Saved data entries ->
★ ★ ★ ★ ★

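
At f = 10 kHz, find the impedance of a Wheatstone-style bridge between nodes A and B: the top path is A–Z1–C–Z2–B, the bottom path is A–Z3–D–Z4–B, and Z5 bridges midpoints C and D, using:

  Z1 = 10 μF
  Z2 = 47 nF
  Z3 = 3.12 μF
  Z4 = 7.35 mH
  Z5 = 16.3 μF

Step 1 — Angular frequency: ω = 2π·f = 2π·1e+04 = 6.283e+04 rad/s.
Step 2 — Component impedances:
  Z1: Z = 1/(jωC) = -j/(ω·C) = 0 - j1.592 Ω
  Z2: Z = 1/(jωC) = -j/(ω·C) = 0 - j338.6 Ω
  Z3: Z = 1/(jωC) = -j/(ω·C) = 0 - j5.101 Ω
  Z4: Z = jωL = j·6.283e+04·0.00735 = 0 + j461.8 Ω
  Z5: Z = 1/(jωC) = -j/(ω·C) = 0 - j0.9764 Ω
Step 3 — Bridge requires nodal analysis (the Z5 bridge couples midpoints C and D, so the two paths cannot be reduced to a simple series/parallel combination). Setting node B to ground and injecting 1 A at node A, the 3-node admittance system at A, C, D solves to V_A = Z_AB = 0 - j1278 Ω = 1278∠-90.0° Ω.

Z = 0 - j1278 Ω = 1278∠-90.0° Ω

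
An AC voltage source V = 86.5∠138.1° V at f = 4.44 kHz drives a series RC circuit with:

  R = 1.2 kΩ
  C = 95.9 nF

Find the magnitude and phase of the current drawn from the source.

Step 1 — Angular frequency: ω = 2π·f = 2π·4440 = 2.79e+04 rad/s.
Step 2 — Component impedances:
  R: Z = R = 1200 Ω
  C: Z = 1/(jωC) = -j/(ω·C) = 0 - j373.8 Ω
Step 3 — Series combination: Z_total = R + C = 1200 - j373.8 Ω = 1257∠-17.3° Ω.
Step 4 — Source phasor: V = 86.5∠138.1° V = -64.38 + j57.77 V.
Step 5 — Ohm's law: I = V / Z_total = (-64.38 + j57.77) / (1200 - j373.8) = -0.06258 + j0.02865 A.
Step 6 — Convert to polar: |I| = 0.06882 A, ∠I = 155.4°.

I = 0.06882∠155.4° A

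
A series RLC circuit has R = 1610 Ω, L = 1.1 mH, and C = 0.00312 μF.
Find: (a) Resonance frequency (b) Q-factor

Step 1 — Resonance condition Im(Z)=0 gives ω₀ = 1/√(LC).
Step 2 — ω₀ = 1/√(0.0011·3.12e-09) = 5.398e+05 rad/s.
Step 3 — f₀ = ω₀/(2π) = 8.591e+04 Hz.
Step 4 — Series Q: Q = ω₀L/R = 5.398e+05·0.0011/1610 = 0.3688.

(a) f₀ = 8.591e+04 Hz  (b) Q = 0.3688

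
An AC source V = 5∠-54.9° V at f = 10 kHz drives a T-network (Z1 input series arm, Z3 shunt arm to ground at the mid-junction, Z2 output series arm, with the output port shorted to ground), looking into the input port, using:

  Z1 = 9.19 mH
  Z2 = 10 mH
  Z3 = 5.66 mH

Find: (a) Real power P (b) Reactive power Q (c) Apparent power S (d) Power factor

Step 1 — Angular frequency: ω = 2π·f = 2π·1e+04 = 6.283e+04 rad/s.
Step 2 — Component impedances:
  Z1: Z = jωL = j·6.283e+04·0.00919 = 0 + j577.4 Ω
  Z2: Z = jωL = j·6.283e+04·0.01 = 0 + j628.3 Ω
  Z3: Z = jωL = j·6.283e+04·0.00566 = 0 + j355.6 Ω
Step 3 — With the output port shorted to ground, the output series arm Z2 runs from the junction to ground; the shunt arm Z3 also runs from the junction to ground. They appear in parallel: Z3 || Z2 = 0 + j227.1 Ω.
Step 4 — Series with input arm Z1: Z_in = Z1 + (Z3 || Z2) = 0 + j804.5 Ω = 804.5∠90.0° Ω.
Step 5 — Source phasor: V = 5∠-54.9° V = 2.875 - j4.091 V.
Step 6 — Current: I = V / Z = -0.005085 - j0.003574 A = 0.006215∠-144.9° A.
Step 7 — Complex power: S = V·I* = 0 + j0.03107 VA.
Step 8 — Real power: P = Re(S) = 0 W.
Step 9 — Reactive power: Q = Im(S) = 0.03107 VAR.
Step 10 — Apparent power: |S| = 0.03107 VA.
Step 11 — Power factor: PF = P/|S| = 0 (lagging).

(a) P = 0 W  (b) Q = 0.03107 VAR  (c) S = 0.03107 VA  (d) PF = 0 (lagging)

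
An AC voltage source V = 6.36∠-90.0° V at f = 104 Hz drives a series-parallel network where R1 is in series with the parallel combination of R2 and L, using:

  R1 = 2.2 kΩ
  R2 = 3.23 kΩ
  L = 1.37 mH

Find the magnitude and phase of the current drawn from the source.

Step 1 — Angular frequency: ω = 2π·f = 2π·104 = 653.5 rad/s.
Step 2 — Component impedances:
  R1: Z = R = 2200 Ω
  R2: Z = R = 3230 Ω
  L: Z = jωL = j·653.5·0.00137 = 0 + j0.8952 Ω
Step 3 — Parallel branch: R2 || L = 1/(1/R2 + 1/L) = 0.0002481 + j0.8952 Ω.
Step 4 — Series with R1: Z_total = R1 + (R2 || L) = 2200 + j0.8952 Ω = 2200∠0.0° Ω.
Step 5 — Source phasor: V = 6.36∠-90.0° V = 0 - j6.36 V.
Step 6 — Ohm's law: I = V / Z_total = (0 - j6.36) / (2200 + j0.8952) = -1.176e-06 - j0.002891 A.
Step 7 — Convert to polar: |I| = 0.002891 A, ∠I = -90.0°.

I = 0.002891∠-90.0° A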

★ ★ ★ ★ ★

Work item -> Reproduce exactly the section above that begins at the line containing "An AC voltage source V = 86.5∠138.1°" and ends at the line containing "C = 95.9 nF", leaving out all other lines.

Answer section ->
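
An AC voltage source V = 86.5∠138.1° V at f = 4.44 kHz drives a series RC circuit with:

  R = 1.2 kΩ
  C = 95.9 nF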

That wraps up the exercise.